# [What the task requires]
Please output exactly the lines that run from the line with "Answer: √9706335002/1556 ≈ 63.317" through the final line of the data, inclusive, and nothing more.

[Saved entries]
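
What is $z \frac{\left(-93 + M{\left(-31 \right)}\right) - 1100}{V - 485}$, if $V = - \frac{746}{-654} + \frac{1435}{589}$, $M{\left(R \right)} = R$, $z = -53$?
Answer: $- \frac{12494541816}{92723513} \approx -134.75$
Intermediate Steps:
$V = \frac{688942}{192603}$ ($V = \left(-746\right) \left(- \frac{1}{654}\right) + 1435 \cdot \frac{1}{589} = \frac{373}{327} + \frac{1435}{589} = \frac{688942}{192603} \approx 3.577$)
$z \frac{\left(-93 + M{\left(-31 \right)}\right) - 1100}{V - 485} = - 53 \frac{\left(-93 - 31\right) - 1100}{\frac{688942}{192603} - 485} = - 53 \frac{-124 - 1100}{- \frac{92723513}{192603}} = - 53 \left(\left(-1224\right) \left(- \frac{192603}{92723513}\right)\right) = \left(-53\right) \frac{235746072}{92723513} = - \frac{12494541816}{92723513}$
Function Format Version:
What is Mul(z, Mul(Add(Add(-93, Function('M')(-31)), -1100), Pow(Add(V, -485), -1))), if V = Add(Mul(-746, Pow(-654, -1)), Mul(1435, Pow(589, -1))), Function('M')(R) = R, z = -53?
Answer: Rational(-12494541816, 92723513) ≈ -134.75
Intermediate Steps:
V = Rational(688942, 192603) (V = Add(Mul(-746, Rational(-1, 654)), Mul(1435, Rational(1, 589))) = Add(Rational(373, 327), Rational(1435, 589)) = Rational(688942, 192603) ≈ 3.5770)
Mul(z, Mul(Add(Add(-93, Function('M')(-31)), -1100), Pow(Add(V, -485), -1))) = Mul(-53, Mul(Add(Add(-93, -31), -1100), Pow(Add(Rational(688942, 192603), -485), -1))) = Mul(-53, Mul(Add(-124, -1100), Pow(Rational(-92723513, 192603), -1))) = Mul(-53, Mul(-1224, Rational(-192603, 92723513))) = Mul(-53, Rational(235746072, 92723513)) = Rational(-12494541816, 92723513)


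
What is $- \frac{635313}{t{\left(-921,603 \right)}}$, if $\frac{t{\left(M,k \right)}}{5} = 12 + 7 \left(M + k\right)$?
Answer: $\frac{211771}{3690} \approx 57.391$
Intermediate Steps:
$t{\left(M,k \right)} = 60 + 35 M + 35 k$ ($t{\left(M,k \right)} = 5 \left(12 + 7 \left(M + k\right)\right) = 5 \left(12 + \left(7 M + 7 k\right)\right) = 5 \left(12 + 7 M + 7 k\right) = 60 + 35 M + 35 k$)
$- \frac{635313}{t{\left(-921,603 \right)}} = - \frac{635313}{60 + 35 \left(-921\right) + 35 \cdot 603} = - \frac{635313}{60 - 32235 + 21105} = - \frac{635313}{-11070} = \left(-635313\right) \left(- \frac{1}{11070}\right) = \frac{211771}{3690}$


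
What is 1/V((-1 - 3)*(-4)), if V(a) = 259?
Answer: 1/259 ≈ 0.0038610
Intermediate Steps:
1/V((-1 - 3)*(-4)) = 1/259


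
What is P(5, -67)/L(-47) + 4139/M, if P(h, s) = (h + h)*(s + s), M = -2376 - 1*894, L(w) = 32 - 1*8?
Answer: -31119/545 ≈ -57.099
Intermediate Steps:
L(w) = 24 (L(w) = 32 - 8 = 24)
M = -3270 (M = -2376 - 894 = -3270)
P(h, s) = 4*h*s (P(h, s) = (2*h)*(2*s) = 4*h*s)
P(5, -67)/L(-47) + 4139/M = (4*5*(-67))/24 + 4139/(-3270) = -1340*1/24 + 4139*(-1/3270) = -335/6 - 4139/3270 = -31119/545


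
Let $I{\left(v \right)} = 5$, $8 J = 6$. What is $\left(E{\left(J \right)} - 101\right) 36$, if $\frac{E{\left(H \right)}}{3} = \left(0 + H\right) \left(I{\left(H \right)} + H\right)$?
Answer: $- \frac{12681}{4} \approx -3170.3$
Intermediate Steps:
$J = \frac{3}{4}$ ($J = \frac{1}{8} \cdot 6 = \frac{3}{4} \approx 0.75$)
$E{\left(H \right)} = 3 H \left(5 + H\right)$ ($E{\left(H \right)} = 3 \left(0 + H\right) \left(5 + H\right) = 3 H \left(5 + H\right)$)
$\left(E{\left(J \right)} - 101\right) 36 = \left(3 \cdot \frac{3}{4} \left(5 + \frac{3}{4}\right) - 101\right) 36 = \left(3 \cdot \frac{3}{4} \cdot \frac{23}{4} - 101\right) 36 = \left(\frac{207}{16} - 101\right) 36 = \left(- \frac{1409}{16}\right) 36 = - \frac{12681}{4}$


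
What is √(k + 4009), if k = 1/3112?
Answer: √9706335002/1556 ≈ 63.317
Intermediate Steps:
k = 1/3112 ≈ 0.00032134
√(k + 4009) = √(1/3112 + 4009) = √(12476009/3112) = √9706335002/1556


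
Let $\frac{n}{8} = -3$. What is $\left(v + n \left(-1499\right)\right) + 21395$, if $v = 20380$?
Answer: $77751$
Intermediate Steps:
$n = -24$ ($n = 8 \left(-3\right) = -24$)
$\left(v + n \left(-1499\right)\right) + 21395 = \left(20380 - -35976\right) + 21395 = \left(20380 + 35976\right) + 21395 = 56356 + 21395 = 77751$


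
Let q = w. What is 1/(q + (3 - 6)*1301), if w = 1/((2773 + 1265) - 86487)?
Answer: -82449/321798448 ≈ -0.00025621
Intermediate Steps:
w = -1/82449 (w = 1/(4038 - 86487) = 1/(-82449) = -1/82449 ≈ -1.2129e-5)
q = -1/82449 ≈ -1.2129e-5
1/(q + (3 - 6)*1301) = 1/(-1/82449 + (3 - 6)*1301) = 1/(-1/82449 - 3*1301) = 1/(-1/82449 - 3903) = 1/(-321798448/82449) = -82449/321798448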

# [Problem solution]
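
Answer: √9706335002/1556 ≈ 63.317
Intermediate Steps:
k = 1/3112 ≈ 0.00032134
√(k + 4009) = √(1/3112 + 4009) = √(12476009/3112) = √9706335002/1556


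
Let $\frac{n}{8} = -3$. What is $\left(v + n \left(-1499\right)\right) + 21395$, if $v = 20380$?
Answer: $77751$
Intermediate Steps:
$n = -24$ ($n = 8 \left(-3\right) = -24$)
$\left(v + n \left(-1499\right)\right) + 21395 = \left(20380 - -35976\right) + 21395 = \left(20380 + 35976\right) + 21395 = 56356 + 21395 = 77751$


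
Let q = w. What is 1/(q + (3 - 6)*1301), if w = 1/((2773 + 1265) - 86487)?
Answer: -82449/321798448 ≈ -0.00025621
Intermediate Steps:
w = -1/82449 (w = 1/(4038 - 86487) = 1/(-82449) = -1/82449 ≈ -1.2129e-5)
q = -1/82449 ≈ -1.2129e-5
1/(q + (3 - 6)*1301) = 1/(-1/82449 + (3 - 6)*1301) = 1/(-1/82449 - 3*1301) = 1/(-1/82449 - 3903) = 1/(-321798448/82449) = -82449/321798448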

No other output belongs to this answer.